* [Your assignment]:
Output all of the records exactly as written.

* [Task data]:
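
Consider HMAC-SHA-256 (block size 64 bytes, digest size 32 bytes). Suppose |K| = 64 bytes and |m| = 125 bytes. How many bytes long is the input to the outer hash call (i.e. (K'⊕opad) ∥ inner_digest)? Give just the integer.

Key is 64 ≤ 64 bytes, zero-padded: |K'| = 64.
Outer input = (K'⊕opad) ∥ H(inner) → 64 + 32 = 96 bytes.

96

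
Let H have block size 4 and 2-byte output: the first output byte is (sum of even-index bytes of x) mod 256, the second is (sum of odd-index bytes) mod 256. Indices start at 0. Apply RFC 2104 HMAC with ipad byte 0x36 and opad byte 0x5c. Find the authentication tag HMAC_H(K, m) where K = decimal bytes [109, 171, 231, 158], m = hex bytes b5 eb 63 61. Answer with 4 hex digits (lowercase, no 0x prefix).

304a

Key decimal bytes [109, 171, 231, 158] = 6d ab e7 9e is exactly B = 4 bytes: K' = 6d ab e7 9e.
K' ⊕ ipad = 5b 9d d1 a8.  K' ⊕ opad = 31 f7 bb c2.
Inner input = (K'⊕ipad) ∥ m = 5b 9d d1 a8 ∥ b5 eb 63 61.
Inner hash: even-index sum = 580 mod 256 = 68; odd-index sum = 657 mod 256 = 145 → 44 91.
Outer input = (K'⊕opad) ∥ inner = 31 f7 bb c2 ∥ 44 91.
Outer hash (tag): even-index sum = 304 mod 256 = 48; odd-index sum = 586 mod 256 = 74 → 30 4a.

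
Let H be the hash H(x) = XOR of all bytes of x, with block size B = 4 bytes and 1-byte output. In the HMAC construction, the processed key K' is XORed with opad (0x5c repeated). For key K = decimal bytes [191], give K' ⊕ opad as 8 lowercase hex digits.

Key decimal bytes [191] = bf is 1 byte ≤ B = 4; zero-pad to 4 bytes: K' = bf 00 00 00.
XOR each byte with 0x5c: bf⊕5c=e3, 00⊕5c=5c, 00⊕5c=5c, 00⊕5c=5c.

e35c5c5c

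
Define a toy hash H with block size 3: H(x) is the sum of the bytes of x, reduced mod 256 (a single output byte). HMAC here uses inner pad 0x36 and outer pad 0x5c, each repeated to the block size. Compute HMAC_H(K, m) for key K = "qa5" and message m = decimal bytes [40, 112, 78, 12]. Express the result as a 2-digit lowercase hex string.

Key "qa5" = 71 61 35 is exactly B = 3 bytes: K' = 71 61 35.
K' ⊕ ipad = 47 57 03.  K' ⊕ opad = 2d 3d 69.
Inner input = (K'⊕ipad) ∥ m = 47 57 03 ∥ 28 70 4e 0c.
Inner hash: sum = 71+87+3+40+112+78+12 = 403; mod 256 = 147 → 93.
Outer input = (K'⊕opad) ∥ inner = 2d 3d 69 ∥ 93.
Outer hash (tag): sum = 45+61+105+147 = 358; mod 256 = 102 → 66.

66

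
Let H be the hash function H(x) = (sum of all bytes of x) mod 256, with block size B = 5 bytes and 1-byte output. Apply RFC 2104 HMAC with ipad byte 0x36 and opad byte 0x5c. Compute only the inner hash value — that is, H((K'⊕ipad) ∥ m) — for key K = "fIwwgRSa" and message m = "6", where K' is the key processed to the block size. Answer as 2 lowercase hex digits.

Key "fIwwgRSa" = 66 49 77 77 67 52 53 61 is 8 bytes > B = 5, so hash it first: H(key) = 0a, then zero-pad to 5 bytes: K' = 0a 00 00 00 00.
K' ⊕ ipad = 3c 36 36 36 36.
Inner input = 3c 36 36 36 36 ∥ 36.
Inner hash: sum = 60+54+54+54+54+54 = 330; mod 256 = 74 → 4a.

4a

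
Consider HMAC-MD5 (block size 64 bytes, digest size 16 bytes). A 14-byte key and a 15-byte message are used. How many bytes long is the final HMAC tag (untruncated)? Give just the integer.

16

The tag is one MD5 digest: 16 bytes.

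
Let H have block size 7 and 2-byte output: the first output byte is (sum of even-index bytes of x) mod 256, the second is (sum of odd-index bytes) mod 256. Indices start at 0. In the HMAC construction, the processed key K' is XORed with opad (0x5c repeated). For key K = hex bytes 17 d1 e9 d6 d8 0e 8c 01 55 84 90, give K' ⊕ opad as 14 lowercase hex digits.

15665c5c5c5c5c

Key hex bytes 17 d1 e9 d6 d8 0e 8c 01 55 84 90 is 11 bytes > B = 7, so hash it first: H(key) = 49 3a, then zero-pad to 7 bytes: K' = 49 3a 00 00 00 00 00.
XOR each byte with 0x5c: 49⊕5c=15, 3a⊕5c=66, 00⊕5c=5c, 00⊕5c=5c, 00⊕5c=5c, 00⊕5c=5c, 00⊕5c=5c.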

* [Answer for the task]:
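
Consider HMAC-SHA-256 (block size 64 bytes, digest size 32 bytes). Suppose |K| = 64 bytes and |m| = 125 bytes. How many bytes long is the input to the outer hash call (i.e. (K'⊕opad) ∥ inner_digest)? Give just the integer.

Key is 64 ≤ 64 bytes, zero-padded: |K'| = 64.
Outer input = (K'⊕opad) ∥ H(inner) → 64 + 32 = 96 bytes.

96

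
Let H have block size 4 and 2-byte output: the first output byte is (sum of even-index bytes of x) mod 256, the second is (sum of odd-index bytes) mod 256. Indices start at 0. Apply RFC 2104 HMAC with ipad byte 0x36 and opad byte 0x5c. Find the authentication tag HMAC_H(K, m) where K = decimal bytes [109, 171, 231, 158], m = hex bytes b5 eb 63 61. Answer with 4 hex digits (lowercase, no 0x prefix).

304a

Key decimal bytes [109, 171, 231, 158] = 6d ab e7 9e is exactly B = 4 bytes: K' = 6d ab e7 9e.
K' ⊕ ipad = 5b 9d d1 a8.  K' ⊕ opad = 31 f7 bb c2.
Inner input = (K'⊕ipad) ∥ m = 5b 9d d1 a8 ∥ b5 eb 63 61.
Inner hash: even-index sum = 580 mod 256 = 68; odd-index sum = 657 mod 256 = 145 → 44 91.
Outer input = (K'⊕opad) ∥ inner = 31 f7 bb c2 ∥ 44 91.
Outer hash (tag): even-index sum = 304 mod 256 = 48; odd-index sum = 586 mod 256 = 74 → 30 4a.

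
Let H be the hash H(x) = XOR of all bytes of x, with block size B = 4 bytes and 1-byte output. In the HMAC construction, the processed key K' is XORed with opad (0x5c repeated). For key K = decimal bytes [191], give K' ⊕ opad as 8 lowercase hex digits.

Key decimal bytes [191] = bf is 1 byte ≤ B = 4; zero-pad to 4 bytes: K' = bf 00 00 00.
XOR each byte with 0x5c: bf⊕5c=e3, 00⊕5c=5c, 00⊕5c=5c, 00⊕5c=5c.

e35c5c5c

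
Define a toy hash H with block size 3: H(x) is the sum of the bytes of x, reduced mod 256 (a single output byte). HMAC here uses inner pad 0x36 and outer pad 0x5c, each repeated to the block size. Compute HMAC_H(K, m) for key K = "qa5" and message m = decimal bytes [40, 112, 78, 12]. Express the result as a 2-digit lowercase hex string.

Key "qa5" = 71 61 35 is exactly B = 3 bytes: K' = 71 61 35.
K' ⊕ ipad = 47 57 03.  K' ⊕ opad = 2d 3d 69.
Inner input = (K'⊕ipad) ∥ m = 47 57 03 ∥ 28 70 4e 0c.
Inner hash: sum = 71+87+3+40+112+78+12 = 403; mod 256 = 147 → 93.
Outer input = (K'⊕opad) ∥ inner = 2d 3d 69 ∥ 93.
Outer hash (tag): sum = 45+61+105+147 = 358; mod 256 = 102 → 66.

66

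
Let H be the hash function H(x) = (sum of all bytes of x) mod 256, with block size B = 5 bytes and 1-byte output. Apply RFC 2104 HMAC with ipad byte 0x36 and opad byte 0x5c. Compute only the inner hash value — that is, H((K'⊕ipad) ∥ m) — for key K = "fIwwgRSa" and message m = "6", where K' is the key processed to the block size. Answer as 2 lowercase hex digits.

Key "fIwwgRSa" = 66 49 77 77 67 52 53 61 is 8 bytes > B = 5, so hash it first: H(key) = 0a, then zero-pad to 5 bytes: K' = 0a 00 00 00 00.
K' ⊕ ipad = 3c 36 36 36 36.
Inner input = 3c 36 36 36 36 ∥ 36.
Inner hash: sum = 60+54+54+54+54+54 = 330; mod 256 = 74 → 4a.

4a

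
Consider HMAC-MD5 (block size 64 bytes, digest size 16 bytes). A 14-byte key and a 15-byte message are used. How many bytes long is the final HMAC tag (untruncated)? Give just the integer.

16

The tag is one MD5 digest: 16 bytes.

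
Let H have block size 7 and 2-byte output: the first output byte is (sum of even-index bytes of x) mod 256, the second is (sum of odd-index bytes) mod 256. Indices start at 0. In the HMAC construction, the processed key K' is XORed with opad (0x5c repeated). For key K = hex bytes 17 d1 e9 d6 d8 0e 8c 01 55 84 90, give K' ⊕ opad as 14 lowercase hex digits.

15665c5c5c5c5c

Key hex bytes 17 d1 e9 d6 d8 0e 8c 01 55 84 90 is 11 bytes > B = 7, so hash it first: H(key) = 49 3a, then zero-pad to 7 bytes: K' = 49 3a 00 00 00 00 00.
XOR each byte with 0x5c: 49⊕5c=15, 3a⊕5c=66, 00⊕5c=5c, 00⊕5c=5c, 00⊕5c=5c, 00⊕5c=5c, 00⊕5c=5c.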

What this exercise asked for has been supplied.